(Extracted information begins)

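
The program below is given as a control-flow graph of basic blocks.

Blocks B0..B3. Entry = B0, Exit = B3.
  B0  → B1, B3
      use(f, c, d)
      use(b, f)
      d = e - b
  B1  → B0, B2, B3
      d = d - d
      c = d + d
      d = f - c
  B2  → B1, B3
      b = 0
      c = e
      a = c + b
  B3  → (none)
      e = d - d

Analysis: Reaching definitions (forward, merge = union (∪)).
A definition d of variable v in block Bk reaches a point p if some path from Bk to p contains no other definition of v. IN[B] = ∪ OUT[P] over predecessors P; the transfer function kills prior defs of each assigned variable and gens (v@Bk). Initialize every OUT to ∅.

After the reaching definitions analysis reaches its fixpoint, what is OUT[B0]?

Per-block solution:
  B0:   IN={a@B2, b@B2, c@B1, d@B1}   OUT={a@B2, b@B2, c@B1, d@B0}
  B1:   IN={a@B2, b@B2, c@B1, c@B2, d@B0, d@B1}   OUT={a@B2, b@B2, c@B1, d@B1}
  B2:   IN={a@B2, b@B2, c@B1, d@B1}   OUT={a@B2, b@B2, c@B2, d@B1}
  B3:   IN={a@B2, b@B2, c@B1, c@B2, d@B0, d@B1}   OUT={a@B2, b@B2, c@B1, c@B2, d@B0, d@B1, e@B3}

Merge at B0 (entry node, so the boundary value {} is joined with the incoming edge(s)): IN[B0] = {} ⊔ OUT[B1] = {a@B2, b@B2, c@B1, d@B1}
Applying B0's transfer function to that IN value gives OUT[B0] (row B0 above).

Answer: {a@B2, b@B2, c@B1, d@B0}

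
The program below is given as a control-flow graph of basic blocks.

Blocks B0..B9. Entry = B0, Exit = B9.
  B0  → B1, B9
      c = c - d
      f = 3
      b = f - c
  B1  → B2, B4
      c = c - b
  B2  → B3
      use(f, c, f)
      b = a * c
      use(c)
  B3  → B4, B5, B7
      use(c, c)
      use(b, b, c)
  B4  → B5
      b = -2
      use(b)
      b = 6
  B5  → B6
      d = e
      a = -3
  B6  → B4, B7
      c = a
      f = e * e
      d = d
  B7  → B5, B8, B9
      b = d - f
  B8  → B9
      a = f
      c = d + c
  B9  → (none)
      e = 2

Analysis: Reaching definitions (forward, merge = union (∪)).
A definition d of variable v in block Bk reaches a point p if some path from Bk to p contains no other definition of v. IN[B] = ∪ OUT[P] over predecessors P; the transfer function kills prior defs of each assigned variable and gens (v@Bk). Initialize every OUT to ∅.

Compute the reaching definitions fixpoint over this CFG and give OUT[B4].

Answer: {a@B5, b@B4, c@B1, c@B6, d@B6, f@B0, f@B6}

Derivation:
Converged values:
  B0:   IN={}   OUT={b@B0, c@B0, f@B0}
  B1:   IN={b@B0, c@B0, f@B0}   OUT={b@B0, c@B1, f@B0}
  B2:   IN={b@B0, c@B1, f@B0}   OUT={b@B2, c@B1, f@B0}
  B3:   IN={b@B2, c@B1, f@B0}   OUT={b@B2, c@B1, f@B0}
  B4:   IN={a@B5, b@B0, b@B2, b@B4, b@B7, c@B1, c@B6, d@B6, f@B0, f@B6}   OUT={a@B5, b@B4, c@B1, c@B6, d@B6, f@B0, f@B6}
  B5:   IN={a@B5, b@B2, b@B4, b@B7, c@B1, c@B6, d@B6, f@B0, f@B6}   OUT={a@B5, b@B2, b@B4, b@B7, c@B1, c@B6, d@B5, f@B0, f@B6}
  B6:   IN={a@B5, b@B2, b@B4, b@B7, c@B1, c@B6, d@B5, f@B0, f@B6}   OUT={a@B5, b@B2, b@B4, b@B7, c@B6, d@B6, f@B6}
  B7:   IN={a@B5, b@B2, b@B4, b@B7, c@B1, c@B6, d@B6, f@B0, f@B6}   OUT={a@B5, b@B7, c@B1, c@B6, d@B6, f@B0, f@B6}
  B8:   IN={a@B5, b@B7, c@B1, c@B6, d@B6, f@B0, f@B6}   OUT={a@B8, b@B7, c@B8, d@B6, f@B0, f@B6}
  B9:   IN={a@B5, a@B8, b@B0, b@B7, c@B0, c@B1, c@B6, c@B8, d@B6, f@B0, f@B6}   OUT={a@B5, a@B8, b@B0, b@B7, c@B0, c@B1, c@B6, c@B8, d@B6, e@B9, f@B0, f@B6}

Merge at B4: IN[B4] = OUT[B1] ⊔ OUT[B3] ⊔ OUT[B6] = {a@B5, b@B0, b@B2, b@B4, b@B7, c@B1, c@B6, d@B6, f@B0, f@B6}
Applying B4's transfer function to that IN value gives OUT[B4] (row B4 above).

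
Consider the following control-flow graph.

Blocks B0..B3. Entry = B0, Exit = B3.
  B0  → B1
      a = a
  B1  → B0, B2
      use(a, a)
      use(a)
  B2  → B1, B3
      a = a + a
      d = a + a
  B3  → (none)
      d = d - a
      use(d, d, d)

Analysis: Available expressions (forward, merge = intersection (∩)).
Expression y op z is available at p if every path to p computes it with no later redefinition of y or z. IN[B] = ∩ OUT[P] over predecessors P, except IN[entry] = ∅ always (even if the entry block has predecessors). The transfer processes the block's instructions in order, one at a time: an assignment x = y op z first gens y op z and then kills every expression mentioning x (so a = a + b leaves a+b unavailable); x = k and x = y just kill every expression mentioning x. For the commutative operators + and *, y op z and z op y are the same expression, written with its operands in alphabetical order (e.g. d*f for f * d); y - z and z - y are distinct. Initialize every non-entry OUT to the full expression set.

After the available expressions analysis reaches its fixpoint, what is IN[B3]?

Fixpoint table:
  B0: | IN={} | OUT={}
  B1: | IN={} | OUT={}
  B2: | IN={} | OUT={a+a}
  B3: | IN={a+a} | OUT={a+a}

Merge at B3: IN[B3] = OUT[B2] = {a+a}

Answer: {a+a}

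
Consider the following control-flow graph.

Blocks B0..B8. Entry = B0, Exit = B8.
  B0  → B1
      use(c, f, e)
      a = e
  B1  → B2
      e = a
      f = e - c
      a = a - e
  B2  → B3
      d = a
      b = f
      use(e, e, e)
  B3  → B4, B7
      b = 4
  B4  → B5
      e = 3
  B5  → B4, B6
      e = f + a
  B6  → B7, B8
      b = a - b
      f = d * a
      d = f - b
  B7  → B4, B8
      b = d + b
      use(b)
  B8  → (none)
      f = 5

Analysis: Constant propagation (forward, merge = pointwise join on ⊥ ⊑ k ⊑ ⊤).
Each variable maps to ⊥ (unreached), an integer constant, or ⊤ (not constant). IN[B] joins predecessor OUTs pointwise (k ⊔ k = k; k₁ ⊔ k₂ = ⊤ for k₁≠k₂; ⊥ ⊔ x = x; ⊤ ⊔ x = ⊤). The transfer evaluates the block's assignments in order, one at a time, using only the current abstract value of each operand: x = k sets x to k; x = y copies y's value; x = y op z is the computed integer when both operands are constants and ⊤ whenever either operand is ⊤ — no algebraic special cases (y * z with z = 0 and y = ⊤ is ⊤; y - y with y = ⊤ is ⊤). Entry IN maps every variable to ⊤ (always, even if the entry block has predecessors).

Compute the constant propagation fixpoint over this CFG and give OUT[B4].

Per-block solution:
  B0:   IN=(all ⊤)   OUT=(all ⊤)
  B1:   IN=(all ⊤)   OUT=(all ⊤)
  B2:   IN=(all ⊤)   OUT=(all ⊤)
  B3:   IN=(all ⊤)   OUT={b:4; rest ⊤}
  B4:   IN=(all ⊤)   OUT={e:3; rest ⊤}
  B5:   IN={e:3; rest ⊤}   OUT=(all ⊤)
  B6:   IN=(all ⊤)   OUT=(all ⊤)
  B7:   IN=(all ⊤)   OUT=(all ⊤)
  B8:   IN=(all ⊤)   OUT={f:5; rest ⊤}

Merge at B4: IN[B4] = OUT[B3] ⊔ OUT[B5] ⊔ OUT[B7] = {a: ⊤, b: ⊤, c: ⊤, d: ⊤, e: ⊤, f: ⊤}
Applying B4's transfer function to that IN value gives OUT[B4] (row B4 above).

Answer: {a: ⊤, b: ⊤, c: ⊤, d: ⊤, e: 3, f: ⊤}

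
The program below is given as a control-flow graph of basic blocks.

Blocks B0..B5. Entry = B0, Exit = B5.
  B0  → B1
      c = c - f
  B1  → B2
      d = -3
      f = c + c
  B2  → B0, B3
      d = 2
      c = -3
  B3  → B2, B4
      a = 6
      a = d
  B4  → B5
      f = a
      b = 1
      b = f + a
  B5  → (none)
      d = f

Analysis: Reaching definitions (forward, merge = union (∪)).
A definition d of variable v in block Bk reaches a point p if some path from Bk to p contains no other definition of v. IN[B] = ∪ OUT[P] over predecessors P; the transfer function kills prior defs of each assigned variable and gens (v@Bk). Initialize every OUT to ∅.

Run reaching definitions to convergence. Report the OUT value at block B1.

Answer: {a@B3, c@B0, d@B1, f@B1}

Derivation:
Per-block solution:
  B0: | IN={a@B3, c@B2, d@B2, f@B1} | OUT={a@B3, c@B0, d@B2, f@B1}
  B1: | IN={a@B3, c@B0, d@B2, f@B1} | OUT={a@B3, c@B0, d@B1, f@B1}
  B2: | IN={a@B3, c@B0, c@B2, d@B1, d@B2, f@B1} | OUT={a@B3, c@B2, d@B2, f@B1}
  B3: | IN={a@B3, c@B2, d@B2, f@B1} | OUT={a@B3, c@B2, d@B2, f@B1}
  B4: | IN={a@B3, c@B2, d@B2, f@B1} | OUT={a@B3, b@B4, c@B2, d@B2, f@B4}
  B5: | IN={a@B3, b@B4, c@B2, d@B2, f@B4} | OUT={a@B3, b@B4, c@B2, d@B5, f@B4}

Merge at B1: IN[B1] = OUT[B0] = {a@B3, c@B0, d@B2, f@B1}
Applying B1's transfer function to that IN value gives OUT[B1] (row B1 above).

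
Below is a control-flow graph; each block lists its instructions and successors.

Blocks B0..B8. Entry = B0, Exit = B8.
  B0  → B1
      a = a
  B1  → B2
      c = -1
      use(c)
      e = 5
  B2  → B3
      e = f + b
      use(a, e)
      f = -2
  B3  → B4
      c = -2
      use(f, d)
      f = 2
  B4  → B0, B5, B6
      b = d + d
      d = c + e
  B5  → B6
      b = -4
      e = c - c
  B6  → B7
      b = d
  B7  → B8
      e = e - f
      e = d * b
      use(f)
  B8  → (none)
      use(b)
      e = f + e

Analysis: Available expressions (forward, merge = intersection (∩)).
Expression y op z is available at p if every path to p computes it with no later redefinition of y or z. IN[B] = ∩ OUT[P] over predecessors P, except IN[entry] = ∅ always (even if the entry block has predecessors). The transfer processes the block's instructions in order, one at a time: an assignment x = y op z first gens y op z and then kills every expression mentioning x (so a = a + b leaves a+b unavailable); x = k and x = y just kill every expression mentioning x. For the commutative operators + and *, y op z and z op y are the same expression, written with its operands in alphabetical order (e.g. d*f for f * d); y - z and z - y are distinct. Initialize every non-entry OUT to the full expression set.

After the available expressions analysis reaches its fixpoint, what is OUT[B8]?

Converged values:
  B0:   IN={}   OUT={}
  B1:   IN={}   OUT={}
  B2:   IN={}   OUT={}
  B3:   IN={}   OUT={}
  B4:   IN={}   OUT={c+e}
  B5:   IN={c+e}   OUT={c-c}
  B6:   IN={}   OUT={}
  B7:   IN={}   OUT={b*d}
  B8:   IN={b*d}   OUT={b*d}

Merge at B8: IN[B8] = OUT[B7] = {b*d}
Applying B8's transfer function to that IN value gives OUT[B8] (row B8 above).

Answer: {b*d}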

(Extracted information ends)

* What the task asks *
Search the listing above for the word "pointwise", and copy every line that has it.

* Output for this task *
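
Analysis: Constant propagation (forward, merge = pointwise join on ⊥ ⊑ k ⊑ ⊤).
Each variable maps to ⊥ (unreached), an integer constant, or ⊤ (not constant). IN[B] joins predecessor OUTs pointwise (k ⊔ k = k; k₁ ⊔ k₂ = ⊤ for k₁≠k₂; ⊥ ⊔ x = x; ⊤ ⊔ x = ⊤). The transfer evaluates the block's assignments in order, one at a time, using only the current abstract value of each operand: x = k sets x to k; x = y copies y's value; x = y op z is the computed integer when both operands are constants and ⊤ whenever either operand is ⊤ — no algebraic special cases (y * z with z = 0 and y = ⊤ is ⊤; y - y with y = ⊤ is ⊤). Entry IN maps every variable to ⊤ (always, even if the entry block has predecessors).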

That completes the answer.